● Supplied information
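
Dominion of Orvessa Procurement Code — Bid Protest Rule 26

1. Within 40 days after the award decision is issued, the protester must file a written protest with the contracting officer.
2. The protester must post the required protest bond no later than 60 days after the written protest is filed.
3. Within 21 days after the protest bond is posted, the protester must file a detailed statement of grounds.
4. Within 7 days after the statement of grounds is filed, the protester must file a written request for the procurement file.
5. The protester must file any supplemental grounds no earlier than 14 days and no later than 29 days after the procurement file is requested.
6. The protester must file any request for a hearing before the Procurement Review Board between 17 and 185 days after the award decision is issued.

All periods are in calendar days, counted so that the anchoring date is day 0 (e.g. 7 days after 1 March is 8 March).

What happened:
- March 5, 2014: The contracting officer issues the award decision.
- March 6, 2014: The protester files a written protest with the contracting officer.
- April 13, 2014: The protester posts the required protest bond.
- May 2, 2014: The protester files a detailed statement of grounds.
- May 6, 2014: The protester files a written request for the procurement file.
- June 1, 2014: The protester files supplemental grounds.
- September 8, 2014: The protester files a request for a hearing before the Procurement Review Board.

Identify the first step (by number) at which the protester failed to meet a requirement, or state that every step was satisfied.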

--

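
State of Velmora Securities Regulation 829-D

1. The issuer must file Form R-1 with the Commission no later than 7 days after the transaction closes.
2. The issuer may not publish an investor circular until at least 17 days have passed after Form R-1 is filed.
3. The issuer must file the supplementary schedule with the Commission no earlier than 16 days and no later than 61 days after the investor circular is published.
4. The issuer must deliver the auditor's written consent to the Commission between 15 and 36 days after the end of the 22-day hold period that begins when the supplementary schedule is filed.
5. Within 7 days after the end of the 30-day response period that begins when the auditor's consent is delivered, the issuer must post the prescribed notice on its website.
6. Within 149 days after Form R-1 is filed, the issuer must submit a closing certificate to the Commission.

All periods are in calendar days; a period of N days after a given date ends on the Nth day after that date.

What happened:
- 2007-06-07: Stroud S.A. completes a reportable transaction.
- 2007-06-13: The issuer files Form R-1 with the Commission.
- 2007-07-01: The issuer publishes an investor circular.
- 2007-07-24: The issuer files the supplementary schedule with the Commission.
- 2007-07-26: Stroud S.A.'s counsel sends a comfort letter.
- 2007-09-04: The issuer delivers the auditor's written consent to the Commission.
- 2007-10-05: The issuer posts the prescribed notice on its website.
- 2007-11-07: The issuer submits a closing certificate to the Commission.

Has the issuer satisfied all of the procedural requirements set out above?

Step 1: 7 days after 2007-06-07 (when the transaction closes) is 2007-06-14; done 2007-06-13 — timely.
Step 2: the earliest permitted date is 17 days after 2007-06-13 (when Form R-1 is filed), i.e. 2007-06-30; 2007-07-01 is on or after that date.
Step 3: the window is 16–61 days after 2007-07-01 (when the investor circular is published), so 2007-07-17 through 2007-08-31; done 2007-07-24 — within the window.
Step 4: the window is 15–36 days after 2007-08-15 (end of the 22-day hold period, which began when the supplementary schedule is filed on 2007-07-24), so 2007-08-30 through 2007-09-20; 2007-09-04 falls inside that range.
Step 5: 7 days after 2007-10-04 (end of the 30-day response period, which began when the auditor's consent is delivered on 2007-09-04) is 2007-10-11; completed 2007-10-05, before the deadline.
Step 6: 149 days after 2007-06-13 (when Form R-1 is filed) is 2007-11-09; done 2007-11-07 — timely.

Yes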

● What is needed
Find how many lines of the listing include the word "website" and answer with that count by itself.

● Reply to the task
2